Return the records below word for word.

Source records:
....
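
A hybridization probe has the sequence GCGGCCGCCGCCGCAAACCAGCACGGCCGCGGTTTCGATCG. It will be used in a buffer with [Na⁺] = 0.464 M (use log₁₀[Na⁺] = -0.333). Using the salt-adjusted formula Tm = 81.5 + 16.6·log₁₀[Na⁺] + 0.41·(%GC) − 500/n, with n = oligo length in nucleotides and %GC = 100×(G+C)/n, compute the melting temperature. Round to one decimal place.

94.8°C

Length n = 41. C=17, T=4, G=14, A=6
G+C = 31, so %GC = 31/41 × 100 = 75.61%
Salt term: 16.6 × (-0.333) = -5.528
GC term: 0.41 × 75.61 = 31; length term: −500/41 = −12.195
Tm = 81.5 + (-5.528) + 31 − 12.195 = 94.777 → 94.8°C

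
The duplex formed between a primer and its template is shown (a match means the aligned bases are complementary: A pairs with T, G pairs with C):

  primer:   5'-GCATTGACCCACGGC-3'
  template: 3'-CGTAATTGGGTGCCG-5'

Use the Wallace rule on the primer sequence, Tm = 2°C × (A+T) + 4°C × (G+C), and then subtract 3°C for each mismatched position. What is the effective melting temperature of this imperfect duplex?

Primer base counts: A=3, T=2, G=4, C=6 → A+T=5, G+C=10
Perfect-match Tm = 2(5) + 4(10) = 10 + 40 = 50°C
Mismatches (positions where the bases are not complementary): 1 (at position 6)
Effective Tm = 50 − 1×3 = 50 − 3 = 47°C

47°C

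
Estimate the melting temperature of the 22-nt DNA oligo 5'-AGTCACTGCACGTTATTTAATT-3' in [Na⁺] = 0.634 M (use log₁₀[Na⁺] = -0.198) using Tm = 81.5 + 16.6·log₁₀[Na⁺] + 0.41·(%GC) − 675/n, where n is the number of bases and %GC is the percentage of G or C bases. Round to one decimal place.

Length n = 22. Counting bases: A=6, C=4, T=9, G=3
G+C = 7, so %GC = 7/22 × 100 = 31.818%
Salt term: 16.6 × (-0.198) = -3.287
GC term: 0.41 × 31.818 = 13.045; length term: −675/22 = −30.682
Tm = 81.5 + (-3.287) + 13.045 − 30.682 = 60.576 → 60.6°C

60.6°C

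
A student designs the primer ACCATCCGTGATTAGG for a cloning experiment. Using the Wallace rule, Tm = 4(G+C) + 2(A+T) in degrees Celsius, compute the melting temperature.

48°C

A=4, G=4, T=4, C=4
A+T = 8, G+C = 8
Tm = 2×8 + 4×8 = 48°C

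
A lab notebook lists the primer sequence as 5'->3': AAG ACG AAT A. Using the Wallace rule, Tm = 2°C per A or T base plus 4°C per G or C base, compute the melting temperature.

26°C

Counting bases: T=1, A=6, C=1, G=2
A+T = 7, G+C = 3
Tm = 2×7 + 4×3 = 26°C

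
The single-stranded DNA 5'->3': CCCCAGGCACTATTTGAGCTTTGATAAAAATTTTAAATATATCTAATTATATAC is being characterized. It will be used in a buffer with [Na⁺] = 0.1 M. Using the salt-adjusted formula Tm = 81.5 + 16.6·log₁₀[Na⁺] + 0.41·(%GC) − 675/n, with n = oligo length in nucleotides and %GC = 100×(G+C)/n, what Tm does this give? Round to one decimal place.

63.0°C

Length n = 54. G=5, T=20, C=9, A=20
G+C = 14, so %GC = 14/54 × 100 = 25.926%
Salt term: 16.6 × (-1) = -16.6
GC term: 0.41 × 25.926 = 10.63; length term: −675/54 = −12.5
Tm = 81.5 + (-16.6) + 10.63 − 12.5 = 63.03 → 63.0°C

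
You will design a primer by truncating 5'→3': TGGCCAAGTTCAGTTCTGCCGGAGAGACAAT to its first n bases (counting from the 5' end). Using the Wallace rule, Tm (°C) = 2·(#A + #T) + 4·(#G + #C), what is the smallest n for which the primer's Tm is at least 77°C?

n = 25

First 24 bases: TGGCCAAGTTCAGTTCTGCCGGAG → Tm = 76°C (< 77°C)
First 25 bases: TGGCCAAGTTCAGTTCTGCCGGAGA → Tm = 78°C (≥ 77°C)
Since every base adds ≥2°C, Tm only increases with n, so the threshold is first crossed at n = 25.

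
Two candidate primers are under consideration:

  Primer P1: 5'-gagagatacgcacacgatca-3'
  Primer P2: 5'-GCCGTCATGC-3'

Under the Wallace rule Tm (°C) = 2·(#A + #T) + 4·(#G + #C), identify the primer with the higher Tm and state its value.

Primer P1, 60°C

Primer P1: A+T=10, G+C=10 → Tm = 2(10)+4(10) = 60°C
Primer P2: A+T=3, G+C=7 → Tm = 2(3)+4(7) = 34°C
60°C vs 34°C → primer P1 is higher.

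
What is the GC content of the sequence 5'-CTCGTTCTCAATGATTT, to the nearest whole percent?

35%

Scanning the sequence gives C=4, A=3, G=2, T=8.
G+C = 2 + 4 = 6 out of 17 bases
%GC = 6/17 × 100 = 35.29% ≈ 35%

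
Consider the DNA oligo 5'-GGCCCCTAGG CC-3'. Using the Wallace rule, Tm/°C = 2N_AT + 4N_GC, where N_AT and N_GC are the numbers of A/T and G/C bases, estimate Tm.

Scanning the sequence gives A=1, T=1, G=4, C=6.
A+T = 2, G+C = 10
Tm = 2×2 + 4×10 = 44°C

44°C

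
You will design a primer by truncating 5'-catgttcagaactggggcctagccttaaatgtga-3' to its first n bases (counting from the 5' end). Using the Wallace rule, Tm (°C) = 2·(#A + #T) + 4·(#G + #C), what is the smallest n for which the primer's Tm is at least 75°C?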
....
(Result of the exercise):
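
A hybridization probe has the sequence GCGGCCGCCGCCGCAAACCAGCACGGCCGCGGTTTCGATCG. It will be used in a buffer with [Na⁺] = 0.464 M (use log₁₀[Na⁺] = -0.333). Using the salt-adjusted formula Tm = 81.5 + 16.6·log₁₀[Na⁺] + 0.41·(%GC) − 500/n, with n = oligo length in nucleotides and %GC = 100×(G+C)/n, compute the melting temperature. Round to one decimal place.

94.8°C

Length n = 41. C=17, T=4, G=14, A=6
G+C = 31, so %GC = 31/41 × 100 = 75.61%
Salt term: 16.6 × (-0.333) = -5.528
GC term: 0.41 × 75.61 = 31; length term: −500/41 = −12.195
Tm = 81.5 + (-5.528) + 31 − 12.195 = 94.777 → 94.8°C

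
The duplex formed between a primer and its template is shown (a match means the aligned bases are complementary: A pairs with T, G pairs with C):

  primer:   5'-GCATTGACCCACGGC-3'
  template: 3'-CGTAATTGGGTGCCG-5'

Use the Wallace rule on the primer sequence, Tm = 2°C × (A+T) + 4°C × (G+C), and then subtract 3°C for each mismatched position. What is the effective melting temperature of this imperfect duplex?

Primer base counts: A=3, T=2, G=4, C=6 → A+T=5, G+C=10
Perfect-match Tm = 2(5) + 4(10) = 10 + 40 = 50°C
Mismatches (positions where the bases are not complementary): 1 (at position 6)
Effective Tm = 50 − 1×3 = 50 − 3 = 47°C

47°C

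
Estimate the melting temperature of the 22-nt DNA oligo 5'-AGTCACTGCACGTTATTTAATT-3' in [Na⁺] = 0.634 M (use log₁₀[Na⁺] = -0.198) using Tm = 81.5 + 16.6·log₁₀[Na⁺] + 0.41·(%GC) − 675/n, where n is the number of bases and %GC is the percentage of G or C bases. Round to one decimal place.

Length n = 22. Counting bases: A=6, C=4, T=9, G=3
G+C = 7, so %GC = 7/22 × 100 = 31.818%
Salt term: 16.6 × (-0.198) = -3.287
GC term: 0.41 × 31.818 = 13.045; length term: −675/22 = −30.682
Tm = 81.5 + (-3.287) + 13.045 − 30.682 = 60.576 → 60.6°C

60.6°C

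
A student designs the primer ACCATCCGTGATTAGG for a cloning experiment. Using the Wallace rule, Tm = 4(G+C) + 2(A+T) in degrees Celsius, compute the melting temperature.

48°C

A=4, G=4, T=4, C=4
A+T = 8, G+C = 8
Tm = 2×8 + 4×8 = 48°C

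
A lab notebook lists the primer sequence as 5'->3': AAG ACG AAT A. Using the Wallace rule, Tm = 2°C per A or T base plus 4°C per G or C base, compute the melting temperature.

26°C

Counting bases: T=1, A=6, C=1, G=2
A+T = 7, G+C = 3
Tm = 2×7 + 4×3 = 26°C

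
The single-stranded DNA 5'->3': CCCCAGGCACTATTTGAGCTTTGATAAAAATTTTAAATATATCTAATTATATAC is being characterized. It will be used in a buffer with [Na⁺] = 0.1 M. Using the salt-adjusted formula Tm = 81.5 + 16.6·log₁₀[Na⁺] + 0.41·(%GC) − 675/n, with n = oligo length in nucleotides and %GC = 100×(G+C)/n, what Tm does this give? Round to one decimal place.

63.0°C

Length n = 54. G=5, T=20, C=9, A=20
G+C = 14, so %GC = 14/54 × 100 = 25.926%
Salt term: 16.6 × (-1) = -16.6
GC term: 0.41 × 25.926 = 10.63; length term: −675/54 = −12.5
Tm = 81.5 + (-16.6) + 10.63 − 12.5 = 63.03 → 63.0°C

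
You will design a primer by truncating 5'→3': TGGCCAAGTTCAGTTCTGCCGGAGAGACAAT to its first n bases (counting from the 5' end). Using the Wallace rule, Tm (°C) = 2·(#A + #T) + 4·(#G + #C), what is the smallest n for which the primer's Tm is at least 77°C?

n = 25

First 24 bases: TGGCCAAGTTCAGTTCTGCCGGAG → Tm = 76°C (< 77°C)
First 25 bases: TGGCCAAGTTCAGTTCTGCCGGAGA → Tm = 78°C (≥ 77°C)
Since every base adds ≥2°C, Tm only increases with n, so the threshold is first crossed at n = 25.

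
Two candidate primers are under consideration:

  Primer P1: 5'-gagagatacgcacacgatca-3'
  Primer P2: 5'-GCCGTCATGC-3'

Under the Wallace rule Tm (°C) = 2·(#A + #T) + 4·(#G + #C), identify the primer with the higher Tm and state its value.

Primer P1, 60°C

Primer P1: A+T=10, G+C=10 → Tm = 2(10)+4(10) = 60°C
Primer P2: A+T=3, G+C=7 → Tm = 2(3)+4(7) = 34°C
60°C vs 34°C → primer P1 is higher.

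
What is the GC content of the sequence 5'-CTCGTTCTCAATGATTT, to the nearest whole percent?

35%

Scanning the sequence gives C=4, A=3, G=2, T=8.
G+C = 2 + 4 = 6 out of 17 bases
%GC = 6/17 × 100 = 35.29% ≈ 35%

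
Consider the DNA oligo 5'-GGCCCCTAGG CC-3'. Using the Wallace rule, Tm/°C = 2N_AT + 4N_GC, where N_AT and N_GC are the numbers of A/T and G/C bases, estimate Tm.

Scanning the sequence gives A=1, T=1, G=4, C=6.
A+T = 2, G+C = 10
Tm = 2×2 + 4×10 = 44°C

44°C

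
You will design a primer by truncating 5'-catgttcagaactggggcctagccttaaatgtga-3' to its first n bases (counting from the 5' end). Using the Wallace rule, Tm (°C) = 2·(#A + #T) + 4·(#G + #C), what is the smallest n for which the primer's Tm is at least 75°C?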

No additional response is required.